## Problem to work on
Set down all the entries again, word for word.

Listed entries Block Start

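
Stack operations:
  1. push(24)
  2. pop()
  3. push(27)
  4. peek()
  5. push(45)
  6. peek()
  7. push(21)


push(24) -> [24]
pop()->24, []
push(27) -> [27]
peek()->27
push(45) -> [27, 45]
peek()->45
push(21) -> [27, 45, 21]

Final stack: [27, 45, 21]


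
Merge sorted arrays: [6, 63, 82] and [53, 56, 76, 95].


Take 6 from A
Take 53 from B
Take 56 from B
Take 63 from A
Take 76 from B
Take 82 from A

Merged: [6, 53, 56, 63, 76, 82, 95]


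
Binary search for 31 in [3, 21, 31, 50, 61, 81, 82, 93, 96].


Step 1: lo=0, hi=8, mid=4, val=61
Step 2: lo=0, hi=3, mid=1, val=21
Step 3: lo=2, hi=3, mid=2, val=31

Found at index 2


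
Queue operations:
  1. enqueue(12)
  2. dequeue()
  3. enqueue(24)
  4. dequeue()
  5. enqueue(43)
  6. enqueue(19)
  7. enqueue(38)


enqueue(12) -> [12]
dequeue()->12, []
enqueue(24) -> [24]
dequeue()->24, []
enqueue(43) -> [43]
enqueue(19) -> [43, 19]
enqueue(38) -> [43, 19, 38]

Final queue: [43, 19, 38]


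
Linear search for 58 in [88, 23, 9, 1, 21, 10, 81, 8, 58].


i=0: 88!=58
i=1: 23!=58
i=2: 9!=58
i=3: 1!=58
i=4: 21!=58
i=5: 10!=58
i=6: 81!=58
i=7: 8!=58
i=8: 58==58 found!

Found at 8, 9 comps


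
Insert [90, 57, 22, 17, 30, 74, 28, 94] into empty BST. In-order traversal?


Insert 90: root
Insert 57: L from 90
Insert 22: L from 90 -> L from 57
Insert 17: L from 90 -> L from 57 -> L from 22
Insert 30: L from 90 -> L from 57 -> R from 22
Insert 74: L from 90 -> R from 57
Insert 28: L from 90 -> L from 57 -> R from 22 -> L from 30
Insert 94: R from 90

In-order: [17, 22, 28, 30, 57, 74, 90, 94]


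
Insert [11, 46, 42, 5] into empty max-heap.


Insert 11: [11]
Insert 46: [46, 11]
Insert 42: [46, 11, 42]
Insert 5: [46, 11, 42, 5]

Final heap: [46, 11, 42, 5]


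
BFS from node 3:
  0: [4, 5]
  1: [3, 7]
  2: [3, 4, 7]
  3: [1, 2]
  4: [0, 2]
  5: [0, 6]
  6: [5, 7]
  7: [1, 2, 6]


Visit 3, enqueue [1, 2]
Visit 1, enqueue [7]
Visit 2, enqueue [4]
Visit 7, enqueue [6]
Visit 4, enqueue [0]
Visit 6, enqueue [5]
Visit 0, enqueue []
Visit 5, enqueue []

BFS order: [3, 1, 2, 7, 4, 6, 0, 5]


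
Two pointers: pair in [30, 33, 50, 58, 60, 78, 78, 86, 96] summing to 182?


lo=0(30)+hi=8(96)=126
lo=1(33)+hi=8(96)=129
lo=2(50)+hi=8(96)=146
lo=3(58)+hi=8(96)=154
lo=4(60)+hi=8(96)=156
lo=5(78)+hi=8(96)=174
lo=6(78)+hi=8(96)=174
lo=7(86)+hi=8(96)=182

Yes: 86+96=182


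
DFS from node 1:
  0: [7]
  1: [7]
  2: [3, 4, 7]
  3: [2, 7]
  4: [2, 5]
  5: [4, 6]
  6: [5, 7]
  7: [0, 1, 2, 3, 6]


Visit 1, push [7]
Visit 7, push [6, 3, 2, 0]
Visit 0, push []
Visit 2, push [4, 3]
Visit 3, push []
Visit 4, push [5]
Visit 5, push [6]
Visit 6, push []

DFS order: [1, 7, 0, 2, 3, 4, 5, 6]


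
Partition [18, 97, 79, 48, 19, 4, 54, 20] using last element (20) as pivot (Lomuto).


Pivot: 20
  18 <= 20: advance i (no swap)
  19 <= 20: swap -> [18, 19, 79, 48, 97, 4, 54, 20]
  4 <= 20: swap -> [18, 19, 4, 48, 97, 79, 54, 20]
Place pivot at 3: [18, 19, 4, 20, 97, 79, 54, 48]

Partitioned: [18, 19, 4, 20, 97, 79, 54, 48]


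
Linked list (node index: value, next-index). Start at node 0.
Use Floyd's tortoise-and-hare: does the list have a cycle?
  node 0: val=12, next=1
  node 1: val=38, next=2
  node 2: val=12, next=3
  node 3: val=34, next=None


Floyd's tortoise (slow, +1) and hare (fast, +2):
  init: slow=0, fast=0
  step 1: slow=1, fast=2
  step 2: fast 2->3->None, no cycle

Cycle: no


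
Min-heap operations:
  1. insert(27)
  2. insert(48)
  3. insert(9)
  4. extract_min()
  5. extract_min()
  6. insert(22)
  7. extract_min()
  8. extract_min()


insert(27) -> [27]
insert(48) -> [27, 48]
insert(9) -> [9, 48, 27]
extract_min()->9, [27, 48]
extract_min()->27, [48]
insert(22) -> [22, 48]
extract_min()->22, [48]
extract_min()->48, []

Final heap: []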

Listed entries Block End

## Response to this exercise
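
Stack operations:
  1. push(24)
  2. pop()
  3. push(27)
  4. peek()
  5. push(45)
  6. peek()
  7. push(21)


push(24) -> [24]
pop()->24, []
push(27) -> [27]
peek()->27
push(45) -> [27, 45]
peek()->45
push(21) -> [27, 45, 21]

Final stack: [27, 45, 21]


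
Merge sorted arrays: [6, 63, 82] and [53, 56, 76, 95].


Take 6 from A
Take 53 from B
Take 56 from B
Take 63 from A
Take 76 from B
Take 82 from A

Merged: [6, 53, 56, 63, 76, 82, 95]


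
Binary search for 31 in [3, 21, 31, 50, 61, 81, 82, 93, 96].


Step 1: lo=0, hi=8, mid=4, val=61
Step 2: lo=0, hi=3, mid=1, val=21
Step 3: lo=2, hi=3, mid=2, val=31

Found at index 2


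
Queue operations:
  1. enqueue(12)
  2. dequeue()
  3. enqueue(24)
  4. dequeue()
  5. enqueue(43)
  6. enqueue(19)
  7. enqueue(38)


enqueue(12) -> [12]
dequeue()->12, []
enqueue(24) -> [24]
dequeue()->24, []
enqueue(43) -> [43]
enqueue(19) -> [43, 19]
enqueue(38) -> [43, 19, 38]

Final queue: [43, 19, 38]


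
Linear search for 58 in [88, 23, 9, 1, 21, 10, 81, 8, 58].


i=0: 88!=58
i=1: 23!=58
i=2: 9!=58
i=3: 1!=58
i=4: 21!=58
i=5: 10!=58
i=6: 81!=58
i=7: 8!=58
i=8: 58==58 found!

Found at 8, 9 comps


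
Insert [90, 57, 22, 17, 30, 74, 28, 94] into empty BST. In-order traversal?


Insert 90: root
Insert 57: L from 90
Insert 22: L from 90 -> L from 57
Insert 17: L from 90 -> L from 57 -> L from 22
Insert 30: L from 90 -> L from 57 -> R from 22
Insert 74: L from 90 -> R from 57
Insert 28: L from 90 -> L from 57 -> R from 22 -> L from 30
Insert 94: R from 90

In-order: [17, 22, 28, 30, 57, 74, 90, 94]


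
Insert [11, 46, 42, 5] into empty max-heap.


Insert 11: [11]
Insert 46: [46, 11]
Insert 42: [46, 11, 42]
Insert 5: [46, 11, 42, 5]

Final heap: [46, 11, 42, 5]


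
BFS from node 3:
  0: [4, 5]
  1: [3, 7]
  2: [3, 4, 7]
  3: [1, 2]
  4: [0, 2]
  5: [0, 6]
  6: [5, 7]
  7: [1, 2, 6]


Visit 3, enqueue [1, 2]
Visit 1, enqueue [7]
Visit 2, enqueue [4]
Visit 7, enqueue [6]
Visit 4, enqueue [0]
Visit 6, enqueue [5]
Visit 0, enqueue []
Visit 5, enqueue []

BFS order: [3, 1, 2, 7, 4, 6, 0, 5]


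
Two pointers: pair in [30, 33, 50, 58, 60, 78, 78, 86, 96] summing to 182?


lo=0(30)+hi=8(96)=126
lo=1(33)+hi=8(96)=129
lo=2(50)+hi=8(96)=146
lo=3(58)+hi=8(96)=154
lo=4(60)+hi=8(96)=156
lo=5(78)+hi=8(96)=174
lo=6(78)+hi=8(96)=174
lo=7(86)+hi=8(96)=182

Yes: 86+96=182


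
DFS from node 1:
  0: [7]
  1: [7]
  2: [3, 4, 7]
  3: [2, 7]
  4: [2, 5]
  5: [4, 6]
  6: [5, 7]
  7: [0, 1, 2, 3, 6]


Visit 1, push [7]
Visit 7, push [6, 3, 2, 0]
Visit 0, push []
Visit 2, push [4, 3]
Visit 3, push []
Visit 4, push [5]
Visit 5, push [6]
Visit 6, push []

DFS order: [1, 7, 0, 2, 3, 4, 5, 6]


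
Partition [18, 97, 79, 48, 19, 4, 54, 20] using last element (20) as pivot (Lomuto).


Pivot: 20
  18 <= 20: advance i (no swap)
  19 <= 20: swap -> [18, 19, 79, 48, 97, 4, 54, 20]
  4 <= 20: swap -> [18, 19, 4, 48, 97, 79, 54, 20]
Place pivot at 3: [18, 19, 4, 20, 97, 79, 54, 48]

Partitioned: [18, 19, 4, 20, 97, 79, 54, 48]


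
Linked list (node index: value, next-index). Start at node 0.
Use Floyd's tortoise-and-hare: does the list have a cycle?
  node 0: val=12, next=1
  node 1: val=38, next=2
  node 2: val=12, next=3
  node 3: val=34, next=None


Floyd's tortoise (slow, +1) and hare (fast, +2):
  init: slow=0, fast=0
  step 1: slow=1, fast=2
  step 2: fast 2->3->None, no cycle

Cycle: no


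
Min-heap operations:
  1. insert(27)
  2. insert(48)
  3. insert(9)
  4. extract_min()
  5. extract_min()
  6. insert(22)
  7. extract_min()
  8. extract_min()


insert(27) -> [27]
insert(48) -> [27, 48]
insert(9) -> [9, 48, 27]
extract_min()->9, [27, 48]
extract_min()->27, [48]
insert(22) -> [22, 48]
extract_min()->22, [48]
extract_min()->48, []

Final heap: []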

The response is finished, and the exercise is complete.